=== Begin Enclosure ===
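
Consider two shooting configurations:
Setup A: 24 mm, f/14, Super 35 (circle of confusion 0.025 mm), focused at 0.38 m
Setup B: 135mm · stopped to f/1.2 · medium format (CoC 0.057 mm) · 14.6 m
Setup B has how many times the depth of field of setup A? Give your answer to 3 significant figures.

Setup A: H = 24²/(14×0.025) + 24 ≈ 1669.7 mm; DoF = Df − Dn = 484.89 − 312.42 ≈ 172.47 mm.
Setup B: H = 135²/(1.2×0.057) + 135 ≈ 266582.4 mm; DoF = Df − Dn = 15438.1 − 13848.2 ≈ 1589.9 mm.
Ratio = 1589.9 / 172.47 ≈ 9.22.

9.22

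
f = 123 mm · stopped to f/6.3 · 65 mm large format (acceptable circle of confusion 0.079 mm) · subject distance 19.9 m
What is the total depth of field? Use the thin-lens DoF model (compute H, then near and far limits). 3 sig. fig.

44.9 m

Hyperfocal distance H = f²/(N·c) + f = 123²/(6.3 × 0.079) + 123 = 15129/0.4977 + 123 ≈ 30520.8 mm ≈ 30.52 m.
Near limit Dn = s·(H − f)/(H + s − 2f) = 19900 × (30520.8 − 123) / (30520.8 + 19900 − 2 × 123) = 19900 × 30397.8 / 50174.8 ≈ 12056 mm.
Far limit Df = s·(H − f)/(H − s) = 19900 × (30520.8 − 123) / (30520.8 − 19900) = 19900 × 30397.8 / 10620.8 ≈ 56956 mm.
Depth of field = Df − Dn = 56956 − 12056 ≈ 44900 mm ≈ 44.9 m.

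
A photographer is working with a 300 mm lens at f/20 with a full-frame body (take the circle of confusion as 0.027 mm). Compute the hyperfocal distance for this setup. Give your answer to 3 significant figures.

167 m

Hyperfocal distance H = f²/(N·c) + f = 300²/(20 × 0.027) + 300 = 90000/0.54 + 300 ≈ 166966.7 mm ≈ 167 m.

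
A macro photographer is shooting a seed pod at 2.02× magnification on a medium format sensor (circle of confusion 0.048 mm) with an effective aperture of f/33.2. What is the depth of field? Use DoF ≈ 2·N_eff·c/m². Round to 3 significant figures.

0.781 mm

At magnification m, DoF ≈ 2·N_eff·c/m² = 2 × 33.2 × 0.048 / 2.02² = 3.187 / 4.08 ≈ 0.781 mm.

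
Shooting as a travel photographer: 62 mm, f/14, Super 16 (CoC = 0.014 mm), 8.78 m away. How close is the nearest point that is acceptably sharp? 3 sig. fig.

Hyperfocal distance H = f²/(N·c) + f = 62²/(14 × 0.014) + 62 = 3844/0.196 + 62 ≈ 19674.2 mm ≈ 19.67 m.
Near limit Dn = s·(H − f)/(H + s − 2f) = 8780 × (19674.2 − 62) / (19674.2 + 8780 − 2 × 62) = 8780 × 19612.2 / 28330.2 ≈ 6078.2 mm ≈ 6.08 m.

6.08 m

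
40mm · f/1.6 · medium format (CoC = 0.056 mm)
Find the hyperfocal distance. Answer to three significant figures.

17.9 m

Hyperfocal distance H = f²/(N·c) + f = 40²/(1.6 × 0.056) + 40 = 1600/0.0896 + 40 ≈ 17897.1 mm ≈ 17.9 m.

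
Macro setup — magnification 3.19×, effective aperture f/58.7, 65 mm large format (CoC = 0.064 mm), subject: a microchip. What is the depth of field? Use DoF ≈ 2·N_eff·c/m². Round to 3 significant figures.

0.738 mm

At magnification m, DoF ≈ 2·N_eff·c/m² = 2 × 58.7 × 0.064 / 3.19² = 7.514 / 10.18 ≈ 0.738 mm.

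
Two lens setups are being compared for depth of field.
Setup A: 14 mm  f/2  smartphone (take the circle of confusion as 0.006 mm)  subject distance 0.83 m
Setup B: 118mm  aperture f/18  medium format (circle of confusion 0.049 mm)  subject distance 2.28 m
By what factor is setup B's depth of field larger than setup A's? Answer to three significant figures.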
=== End Enclosure ===
## DIRECTIONS FOR THIS TASK:
Only a number is expected here: how many lines above contain the word "stopped".

## RESULT FOR THIS EXERCISE:
2